**Aim of the task:**
Could you extract every entry below and reproduce it exactly?

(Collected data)
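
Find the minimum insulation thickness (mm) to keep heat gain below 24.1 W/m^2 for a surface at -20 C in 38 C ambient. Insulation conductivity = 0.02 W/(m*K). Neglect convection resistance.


dT = 38 - (-20) = 58 K
thickness = k * dT / q_max * 1000
thickness = 0.02 * 58 / 24.1 * 1000
thickness = 48.1 mm

48.1


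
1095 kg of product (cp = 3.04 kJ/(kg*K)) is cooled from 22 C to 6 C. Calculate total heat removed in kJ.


dT = 22 - (6) = 16 K
Q = m * cp * dT = 1095 * 3.04 * 16
Q = 53261 kJ

53261


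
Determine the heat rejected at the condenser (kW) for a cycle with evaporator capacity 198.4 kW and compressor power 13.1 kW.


Q_cond = Q_evap + W
Q_cond = 198.4 + 13.1
Q_cond = 211.5 kW

211.5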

**Solved problem:**
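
Find the minimum insulation thickness (mm) to keep heat gain below 24.1 W/m^2 for a surface at -20 C in 38 C ambient. Insulation conductivity = 0.02 W/(m*K). Neglect convection resistance.


dT = 38 - (-20) = 58 K
thickness = k * dT / q_max * 1000
thickness = 0.02 * 58 / 24.1 * 1000
thickness = 48.1 mm

48.1


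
1095 kg of product (cp = 3.04 kJ/(kg*K)) is cooled from 22 C to 6 C. Calculate total heat removed in kJ.


dT = 22 - (6) = 16 K
Q = m * cp * dT = 1095 * 3.04 * 16
Q = 53261 kJ

53261


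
Determine the heat rejected at the condenser (kW) for a cycle with evaporator capacity 198.4 kW and compressor power 13.1 kW.


Q_cond = Q_evap + W
Q_cond = 198.4 + 13.1
Q_cond = 211.5 kW

211.5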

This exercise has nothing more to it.